──────── Data for analysis ────────

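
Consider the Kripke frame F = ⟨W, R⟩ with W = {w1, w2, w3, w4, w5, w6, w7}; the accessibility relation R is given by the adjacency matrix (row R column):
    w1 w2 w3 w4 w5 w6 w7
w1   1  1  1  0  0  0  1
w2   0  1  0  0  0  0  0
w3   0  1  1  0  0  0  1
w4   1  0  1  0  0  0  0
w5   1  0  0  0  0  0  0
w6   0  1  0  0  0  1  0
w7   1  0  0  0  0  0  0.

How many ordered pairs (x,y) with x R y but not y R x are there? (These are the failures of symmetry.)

Enumerating: (w1,w2), (w1,w3), (w3,w2), (w3,w7), (w4,w1), (w4,w3), (w5,w1), (w6,w2).

8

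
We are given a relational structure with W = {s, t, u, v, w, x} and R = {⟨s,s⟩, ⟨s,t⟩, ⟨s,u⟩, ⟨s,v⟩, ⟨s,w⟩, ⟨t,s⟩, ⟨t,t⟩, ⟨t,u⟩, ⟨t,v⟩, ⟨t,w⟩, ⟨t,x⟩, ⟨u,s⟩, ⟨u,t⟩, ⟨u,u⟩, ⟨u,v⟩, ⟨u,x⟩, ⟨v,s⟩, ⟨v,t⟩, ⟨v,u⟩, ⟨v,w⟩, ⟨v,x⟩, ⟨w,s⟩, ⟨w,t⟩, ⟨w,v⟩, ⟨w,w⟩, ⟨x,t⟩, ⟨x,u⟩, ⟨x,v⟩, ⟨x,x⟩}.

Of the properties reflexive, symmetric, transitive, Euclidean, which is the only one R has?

symmetric

Reflexive: no — v is not related to itself.
Symmetric: yes — every pair in R has its reverse in R.
Transitive: no — s R t and t R x, but not s R x.
Euclidean: no — s R u and s R w, but not u R w.
Only symmetric holds.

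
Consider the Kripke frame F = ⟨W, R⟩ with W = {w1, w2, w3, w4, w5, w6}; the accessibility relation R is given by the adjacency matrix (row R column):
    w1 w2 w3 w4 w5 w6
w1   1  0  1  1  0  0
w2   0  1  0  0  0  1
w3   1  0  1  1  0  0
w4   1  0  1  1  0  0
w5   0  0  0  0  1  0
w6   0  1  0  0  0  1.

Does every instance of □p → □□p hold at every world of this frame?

Axiom 4 corresponds to the accessibility relation being transitive.
Transitive: yes — every two-step R-path is closed by a direct edge.

Yes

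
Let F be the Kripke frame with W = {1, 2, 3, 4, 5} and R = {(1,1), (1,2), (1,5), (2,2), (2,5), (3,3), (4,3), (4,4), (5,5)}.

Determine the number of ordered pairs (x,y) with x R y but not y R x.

4

Enumerating: (1,2), (1,5), (2,5), (4,3).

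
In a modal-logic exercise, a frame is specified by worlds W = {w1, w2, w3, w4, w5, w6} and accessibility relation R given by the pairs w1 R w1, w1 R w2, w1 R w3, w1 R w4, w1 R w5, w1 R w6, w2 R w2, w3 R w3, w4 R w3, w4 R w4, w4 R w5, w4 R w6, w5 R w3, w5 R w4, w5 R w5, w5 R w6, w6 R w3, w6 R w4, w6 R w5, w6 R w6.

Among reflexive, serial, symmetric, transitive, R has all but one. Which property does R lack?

Reflexive: yes — every world is R-related to itself.
Serial: yes — every world has a successor (e.g. w1 R w1).
Symmetric: no — w1 R w2 but not w2 R w1.
Transitive: yes — every two-step R-path is closed by a direct edge.
Only symmetric fails.

symmetric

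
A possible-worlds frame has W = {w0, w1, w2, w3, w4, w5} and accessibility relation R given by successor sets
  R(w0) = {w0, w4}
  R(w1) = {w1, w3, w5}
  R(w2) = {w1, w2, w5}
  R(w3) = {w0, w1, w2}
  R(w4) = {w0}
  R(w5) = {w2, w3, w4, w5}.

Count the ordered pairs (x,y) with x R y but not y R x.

6

Enumerating: (w1,w5), (w2,w1), (w3,w0), (w3,w2), (w5,w3), (w5,w4).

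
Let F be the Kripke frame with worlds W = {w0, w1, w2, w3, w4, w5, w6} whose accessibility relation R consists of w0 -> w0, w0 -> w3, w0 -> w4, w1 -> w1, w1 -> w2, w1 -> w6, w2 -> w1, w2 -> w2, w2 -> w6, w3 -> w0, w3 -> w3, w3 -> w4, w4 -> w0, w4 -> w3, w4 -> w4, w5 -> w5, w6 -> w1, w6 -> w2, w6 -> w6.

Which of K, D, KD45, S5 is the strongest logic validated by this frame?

S5

Serial (axiom D): yes — every world has a successor (e.g. w0 R w0).
Euclidean (axiom 5): yes — any two successors of a common world are R-related.
Transitive (axiom 4): yes — every two-step R-path is closed by a direct edge.
Reflexive (axiom T): yes — every world is R-related to itself.
So F validates K, D, KD45, S5. The strongest is S5.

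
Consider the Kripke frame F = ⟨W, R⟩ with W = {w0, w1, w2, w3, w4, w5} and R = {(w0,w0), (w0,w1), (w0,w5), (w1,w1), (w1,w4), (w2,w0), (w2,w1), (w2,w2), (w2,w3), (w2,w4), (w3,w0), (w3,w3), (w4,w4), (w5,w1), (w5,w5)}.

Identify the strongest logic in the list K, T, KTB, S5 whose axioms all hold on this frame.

Reflexive (axiom T): yes — every world is R-related to itself.
Symmetric (axiom B): no — w0 R w1 but not w1 R w0.
Euclidean (axiom 5): no — w0 R w1 and w0 R w5, but not w1 R w5.
So F validates K, T; KTB would additionally require R to be symmetric. The strongest is T.

T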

────────

Task item
Could you reproduce every record exactly as shown above?

Solved exercise
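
Consider the Kripke frame F = ⟨W, R⟩ with W = {w1, w2, w3, w4, w5, w6, w7}; the accessibility relation R is given by the adjacency matrix (row R column):
    w1 w2 w3 w4 w5 w6 w7
w1   1  1  1  0  0  0  1
w2   0  1  0  0  0  0  0
w3   0  1  1  0  0  0  1
w4   1  0  1  0  0  0  0
w5   1  0  0  0  0  0  0
w6   0  1  0  0  0  1  0
w7   1  0  0  0  0  0  0.

How many ordered pairs (x,y) with x R y but not y R x are there? (These are the failures of symmetry.)

Enumerating: (w1,w2), (w1,w3), (w3,w2), (w3,w7), (w4,w1), (w4,w3), (w5,w1), (w6,w2).

8

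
We are given a relational structure with W = {s, t, u, v, w, x} and R = {⟨s,s⟩, ⟨s,t⟩, ⟨s,u⟩, ⟨s,v⟩, ⟨s,w⟩, ⟨t,s⟩, ⟨t,t⟩, ⟨t,u⟩, ⟨t,v⟩, ⟨t,w⟩, ⟨t,x⟩, ⟨u,s⟩, ⟨u,t⟩, ⟨u,u⟩, ⟨u,v⟩, ⟨u,x⟩, ⟨v,s⟩, ⟨v,t⟩, ⟨v,u⟩, ⟨v,w⟩, ⟨v,x⟩, ⟨w,s⟩, ⟨w,t⟩, ⟨w,v⟩, ⟨w,w⟩, ⟨x,t⟩, ⟨x,u⟩, ⟨x,v⟩, ⟨x,x⟩}.

Of the properties reflexive, symmetric, transitive, Euclidean, which is the only one R has?

symmetric

Reflexive: no — v is not related to itself.
Symmetric: yes — every pair in R has its reverse in R.
Transitive: no — s R t and t R x, but not s R x.
Euclidean: no — s R u and s R w, but not u R w.
Only symmetric holds.

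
Consider the Kripke frame F = ⟨W, R⟩ with W = {w1, w2, w3, w4, w5, w6}; the accessibility relation R is given by the adjacency matrix (row R column):
    w1 w2 w3 w4 w5 w6
w1   1  0  1  1  0  0
w2   0  1  0  0  0  1
w3   1  0  1  1  0  0
w4   1  0  1  1  0  0
w5   0  0  0  0  1  0
w6   0  1  0  0  0  1.

Does every instance of □p → □□p hold at every world of this frame?

Axiom 4 corresponds to the accessibility relation being transitive.
Transitive: yes — every two-step R-path is closed by a direct edge.

Yes

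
Let F be the Kripke frame with W = {1, 2, 3, 4, 5} and R = {(1,1), (1,2), (1,5), (2,2), (2,5), (3,3), (4,3), (4,4), (5,5)}.

Determine the number of ordered pairs (x,y) with x R y but not y R x.

4

Enumerating: (1,2), (1,5), (2,5), (4,3).

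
In a modal-logic exercise, a frame is specified by worlds W = {w1, w2, w3, w4, w5, w6} and accessibility relation R given by the pairs w1 R w1, w1 R w2, w1 R w3, w1 R w4, w1 R w5, w1 R w6, w2 R w2, w3 R w3, w4 R w3, w4 R w4, w4 R w5, w4 R w6, w5 R w3, w5 R w4, w5 R w5, w5 R w6, w6 R w3, w6 R w4, w6 R w5, w6 R w6.

Among reflexive, serial, symmetric, transitive, R has all but one. Which property does R lack?

Reflexive: yes — every world is R-related to itself.
Serial: yes — every world has a successor (e.g. w1 R w1).
Symmetric: no — w1 R w2 but not w2 R w1.
Transitive: yes — every two-step R-path is closed by a direct edge.
Only symmetric fails.

symmetric

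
A possible-worlds frame has W = {w0, w1, w2, w3, w4, w5} and accessibility relation R given by successor sets
  R(w0) = {w0, w4}
  R(w1) = {w1, w3, w5}
  R(w2) = {w1, w2, w5}
  R(w3) = {w0, w1, w2}
  R(w4) = {w0}
  R(w5) = {w2, w3, w4, w5}.

Count the ordered pairs (x,y) with x R y but not y R x.

6

Enumerating: (w1,w5), (w2,w1), (w3,w0), (w3,w2), (w5,w3), (w5,w4).

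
Let F be the Kripke frame with worlds W = {w0, w1, w2, w3, w4, w5, w6} whose accessibility relation R consists of w0 -> w0, w0 -> w3, w0 -> w4, w1 -> w1, w1 -> w2, w1 -> w6, w2 -> w1, w2 -> w2, w2 -> w6, w3 -> w0, w3 -> w3, w3 -> w4, w4 -> w0, w4 -> w3, w4 -> w4, w5 -> w5, w6 -> w1, w6 -> w2, w6 -> w6.

Which of K, D, KD45, S5 is the strongest logic validated by this frame?

S5

Serial (axiom D): yes — every world has a successor (e.g. w0 R w0).
Euclidean (axiom 5): yes — any two successors of a common world are R-related.
Transitive (axiom 4): yes — every two-step R-path is closed by a direct edge.
Reflexive (axiom T): yes — every world is R-related to itself.
So F validates K, D, KD45, S5. The strongest is S5.

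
Consider the Kripke frame F = ⟨W, R⟩ with W = {w0, w1, w2, w3, w4, w5} and R = {(w0,w0), (w0,w1), (w0,w5), (w1,w1), (w1,w4), (w2,w0), (w2,w1), (w2,w2), (w2,w3), (w2,w4), (w3,w0), (w3,w3), (w4,w4), (w5,w1), (w5,w5)}.

Identify the strongest logic in the list K, T, KTB, S5 whose axioms all hold on this frame.

Reflexive (axiom T): yes — every world is R-related to itself.
Symmetric (axiom B): no — w0 R w1 but not w1 R w0.
Euclidean (axiom 5): no — w0 R w1 and w0 R w5, but not w1 R w5.
So F validates K, T; KTB would additionally require R to be symmetric. The strongest is T.

T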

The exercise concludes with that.